◆ Problem statement: Whenever a line below holds the word "London", copy that line.

◆ Supplied information:
>>>>
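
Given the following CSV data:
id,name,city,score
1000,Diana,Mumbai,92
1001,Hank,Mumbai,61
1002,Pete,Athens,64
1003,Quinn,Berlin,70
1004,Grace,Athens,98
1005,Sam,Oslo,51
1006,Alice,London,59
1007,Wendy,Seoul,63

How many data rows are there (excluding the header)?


Counting rows (excluding header):
Header: id,name,city,score
Data rows: 8

ANSWER: 8


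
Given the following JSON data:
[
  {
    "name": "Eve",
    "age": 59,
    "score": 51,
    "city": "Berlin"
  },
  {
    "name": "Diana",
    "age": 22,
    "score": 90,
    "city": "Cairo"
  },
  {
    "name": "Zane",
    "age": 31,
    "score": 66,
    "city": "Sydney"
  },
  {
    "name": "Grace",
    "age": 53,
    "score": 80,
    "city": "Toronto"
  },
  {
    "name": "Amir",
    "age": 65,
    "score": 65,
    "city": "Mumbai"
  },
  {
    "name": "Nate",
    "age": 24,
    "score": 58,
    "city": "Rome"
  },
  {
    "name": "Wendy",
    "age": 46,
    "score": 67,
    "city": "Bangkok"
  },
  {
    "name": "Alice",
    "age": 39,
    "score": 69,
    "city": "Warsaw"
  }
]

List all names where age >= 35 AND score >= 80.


Checking both conditions:
  Eve (age=59, score=51) -> no
  Diana (age=22, score=90) -> no
  Zane (age=31, score=66) -> no
  Grace (age=53, score=80) -> YES
  Amir (age=65, score=65) -> no
  Nate (age=24, score=58) -> no
  Wendy (age=46, score=67) -> no
  Alice (age=39, score=69) -> no


ANSWER: Grace


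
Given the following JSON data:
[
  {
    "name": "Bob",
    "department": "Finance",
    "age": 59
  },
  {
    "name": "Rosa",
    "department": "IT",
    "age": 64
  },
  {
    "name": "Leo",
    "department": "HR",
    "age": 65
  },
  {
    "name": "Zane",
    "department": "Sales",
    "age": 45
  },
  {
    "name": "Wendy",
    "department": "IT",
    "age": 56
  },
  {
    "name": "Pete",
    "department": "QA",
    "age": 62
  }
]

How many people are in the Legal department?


Scanning records for department = Legal
  No matches found
Count: 0

ANSWER: 0


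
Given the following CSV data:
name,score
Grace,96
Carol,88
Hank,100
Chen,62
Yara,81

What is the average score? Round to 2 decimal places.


Scores: 96, 88, 100, 62, 81
Sum = 427
Count = 5
Average = 427 / 5 = 85.40

ANSWER: 85.40


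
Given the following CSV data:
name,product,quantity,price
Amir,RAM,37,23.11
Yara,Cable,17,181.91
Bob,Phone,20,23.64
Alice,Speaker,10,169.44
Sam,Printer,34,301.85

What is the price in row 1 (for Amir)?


Row 1: Amir
Column 'price' = 23.11

ANSWER: 23.11


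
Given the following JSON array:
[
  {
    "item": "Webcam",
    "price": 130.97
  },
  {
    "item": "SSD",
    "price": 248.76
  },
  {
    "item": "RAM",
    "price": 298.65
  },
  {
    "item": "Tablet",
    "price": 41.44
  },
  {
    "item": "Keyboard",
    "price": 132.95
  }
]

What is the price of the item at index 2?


Array index 2 -> RAM
price = 298.65

ANSWER: 298.65


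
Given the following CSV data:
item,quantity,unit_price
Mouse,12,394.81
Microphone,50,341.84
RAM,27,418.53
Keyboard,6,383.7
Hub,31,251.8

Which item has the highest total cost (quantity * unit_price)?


Computing row totals:
  Mouse: 4737.72
  Microphone: 17092.0
  RAM: 11300.31
  Keyboard: 2302.2
  Hub: 7805.8
Maximum: Microphone (17092.0)

ANSWER: Microphone


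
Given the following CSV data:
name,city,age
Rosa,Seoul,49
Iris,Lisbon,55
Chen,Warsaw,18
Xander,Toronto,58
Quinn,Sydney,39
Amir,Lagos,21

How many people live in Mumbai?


Scanning city column for 'Mumbai':
Total matches: 0

ANSWER: 0


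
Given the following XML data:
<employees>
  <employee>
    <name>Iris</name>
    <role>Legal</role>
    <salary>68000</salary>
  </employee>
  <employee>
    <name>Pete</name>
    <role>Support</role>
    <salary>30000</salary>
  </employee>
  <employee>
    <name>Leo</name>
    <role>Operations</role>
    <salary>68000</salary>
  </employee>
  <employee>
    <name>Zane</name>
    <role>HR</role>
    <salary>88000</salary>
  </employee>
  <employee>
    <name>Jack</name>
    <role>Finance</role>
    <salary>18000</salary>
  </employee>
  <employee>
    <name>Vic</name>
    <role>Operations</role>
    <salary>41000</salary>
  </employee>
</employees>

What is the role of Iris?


Searching for <employee> with <name>Iris</name>
Found at position 1
<role>Legal</role>

ANSWER: Legal


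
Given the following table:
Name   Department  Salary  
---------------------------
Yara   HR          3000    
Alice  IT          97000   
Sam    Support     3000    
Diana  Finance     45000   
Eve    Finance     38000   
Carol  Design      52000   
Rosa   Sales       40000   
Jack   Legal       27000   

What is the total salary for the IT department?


IT department members:
  Alice: 97000
Total = 97000 = 97000

ANSWER: 97000


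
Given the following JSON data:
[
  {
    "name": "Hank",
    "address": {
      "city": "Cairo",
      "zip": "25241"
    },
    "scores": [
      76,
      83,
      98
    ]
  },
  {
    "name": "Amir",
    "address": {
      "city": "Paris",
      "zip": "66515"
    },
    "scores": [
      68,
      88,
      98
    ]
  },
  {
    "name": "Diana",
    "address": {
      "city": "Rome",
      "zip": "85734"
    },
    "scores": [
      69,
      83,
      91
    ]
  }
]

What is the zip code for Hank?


Path: records[0].address.zip
Value: 25241

ANSWER: 25241


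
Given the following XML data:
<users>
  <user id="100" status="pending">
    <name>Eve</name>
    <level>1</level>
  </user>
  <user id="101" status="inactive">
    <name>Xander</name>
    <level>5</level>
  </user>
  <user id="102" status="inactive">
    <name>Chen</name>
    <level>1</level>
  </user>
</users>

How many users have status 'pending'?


Counting users with status='pending':
  Eve (id=100) -> MATCH
Count: 1

ANSWER: 1


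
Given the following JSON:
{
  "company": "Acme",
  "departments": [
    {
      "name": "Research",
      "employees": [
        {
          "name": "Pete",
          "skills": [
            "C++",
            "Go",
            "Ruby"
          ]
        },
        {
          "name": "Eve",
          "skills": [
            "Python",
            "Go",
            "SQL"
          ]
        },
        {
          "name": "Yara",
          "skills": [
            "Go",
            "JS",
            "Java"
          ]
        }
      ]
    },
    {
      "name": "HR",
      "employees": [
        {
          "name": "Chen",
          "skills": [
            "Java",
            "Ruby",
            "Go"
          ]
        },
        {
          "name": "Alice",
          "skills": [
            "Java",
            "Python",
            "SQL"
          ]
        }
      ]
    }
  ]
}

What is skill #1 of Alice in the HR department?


Path: departments[1].employees[1].skills[0]
Value: Java

ANSWER: Java


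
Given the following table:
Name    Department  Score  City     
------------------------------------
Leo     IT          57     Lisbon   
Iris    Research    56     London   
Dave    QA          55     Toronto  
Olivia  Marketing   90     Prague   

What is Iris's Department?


Row 2: Iris
Department = Research

ANSWER: Research


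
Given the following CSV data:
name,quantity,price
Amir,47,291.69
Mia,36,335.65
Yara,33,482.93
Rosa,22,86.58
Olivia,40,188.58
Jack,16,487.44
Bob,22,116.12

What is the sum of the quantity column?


Values in 'quantity' column:
  Row 1: 47
  Row 2: 36
  Row 3: 33
  Row 4: 22
  Row 5: 40
  Row 6: 16
  Row 7: 22
Sum = 47 + 36 + 33 + 22 + 40 + 16 + 22 = 216

ANSWER: 216


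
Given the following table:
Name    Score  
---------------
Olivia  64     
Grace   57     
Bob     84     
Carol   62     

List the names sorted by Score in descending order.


Sorting by Score (descending):
  Bob: 84
  Olivia: 64
  Carol: 62
  Grace: 57


ANSWER: Bob, Olivia, Carol, Grace


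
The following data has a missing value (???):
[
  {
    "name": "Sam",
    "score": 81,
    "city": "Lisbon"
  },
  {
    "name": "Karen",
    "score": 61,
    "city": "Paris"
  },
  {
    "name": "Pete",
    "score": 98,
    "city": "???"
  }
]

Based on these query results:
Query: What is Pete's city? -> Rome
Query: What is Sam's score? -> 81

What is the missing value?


The missing value is Pete's city
From query: Pete's city = Rome

ANSWER: Rome


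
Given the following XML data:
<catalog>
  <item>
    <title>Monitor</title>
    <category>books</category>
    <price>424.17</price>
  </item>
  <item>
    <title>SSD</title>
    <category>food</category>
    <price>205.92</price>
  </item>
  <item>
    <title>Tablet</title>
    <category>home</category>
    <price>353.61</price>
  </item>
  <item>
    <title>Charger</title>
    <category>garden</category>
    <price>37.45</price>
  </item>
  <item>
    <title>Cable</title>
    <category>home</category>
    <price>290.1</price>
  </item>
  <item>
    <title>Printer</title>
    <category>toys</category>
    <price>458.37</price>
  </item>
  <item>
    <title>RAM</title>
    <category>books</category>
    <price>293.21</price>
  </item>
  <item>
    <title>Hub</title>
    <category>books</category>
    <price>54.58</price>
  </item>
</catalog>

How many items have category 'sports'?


Scanning <item> elements for <category>sports</category>:
Count: 0

ANSWER: 0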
<<<<
◆ Your solution:
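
1006,Alice,London,59
Iris    Research    56     London   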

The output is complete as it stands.